:: Dataset extract
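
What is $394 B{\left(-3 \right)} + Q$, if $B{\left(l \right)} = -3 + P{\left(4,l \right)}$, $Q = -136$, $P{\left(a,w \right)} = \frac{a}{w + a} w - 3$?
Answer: $-7228$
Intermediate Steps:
$P{\left(a,w \right)} = -3 + \frac{a w}{a + w}$ ($P{\left(a,w \right)} = \frac{a}{a + w} w - 3 = \frac{a w}{a + w} - 3 = -3 + \frac{a w}{a + w}$)
$B{\left(l \right)} = -3 + \frac{-12 + l}{4 + l}$ ($B{\left(l \right)} = -3 + \frac{\left(-3\right) 4 - 3 l + 4 l}{4 + l} = -3 + \frac{-12 - 3 l + 4 l}{4 + l} = -3 + \frac{-12 + l}{4 + l}$)
$394 B{\left(-3 \right)} + Q = 394 \frac{2 \left(-12 - -3\right)}{4 - 3} - 136 = 394 \frac{2 \left(-12 + 3\right)}{1} - 136 = 394 \cdot 2 \cdot 1 \left(-9\right) - 136 = 394 \left(-18\right) - 136 = -7092 - 136 = -7228$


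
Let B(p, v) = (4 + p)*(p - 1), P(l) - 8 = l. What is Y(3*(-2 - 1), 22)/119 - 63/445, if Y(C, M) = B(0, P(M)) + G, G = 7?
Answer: -6162/52955 ≈ -0.11636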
::::
Exercise details: Give the material above again in its entirety, exactly as it appears.

Response to the task:
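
What is $394 B{\left(-3 \right)} + Q$, if $B{\left(l \right)} = -3 + P{\left(4,l \right)}$, $Q = -136$, $P{\left(a,w \right)} = \frac{a}{w + a} w - 3$?
Answer: $-7228$
Intermediate Steps:
$P{\left(a,w \right)} = -3 + \frac{a w}{a + w}$ ($P{\left(a,w \right)} = \frac{a}{a + w} w - 3 = \frac{a w}{a + w} - 3 = -3 + \frac{a w}{a + w}$)
$B{\left(l \right)} = -3 + \frac{-12 + l}{4 + l}$ ($B{\left(l \right)} = -3 + \frac{\left(-3\right) 4 - 3 l + 4 l}{4 + l} = -3 + \frac{-12 - 3 l + 4 l}{4 + l} = -3 + \frac{-12 + l}{4 + l}$)
$394 B{\left(-3 \right)} + Q = 394 \frac{2 \left(-12 - -3\right)}{4 - 3} - 136 = 394 \frac{2 \left(-12 + 3\right)}{1} - 136 = 394 \cdot 2 \cdot 1 \left(-9\right) - 136 = 394 \left(-18\right) - 136 = -7092 - 136 = -7228$


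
Let B(p, v) = (4 + p)*(p - 1), P(l) - 8 = l. What is Y(3*(-2 - 1), 22)/119 - 63/445, if Y(C, M) = B(0, P(M)) + G, G = 7?
Answer: -6162/52955 ≈ -0.11636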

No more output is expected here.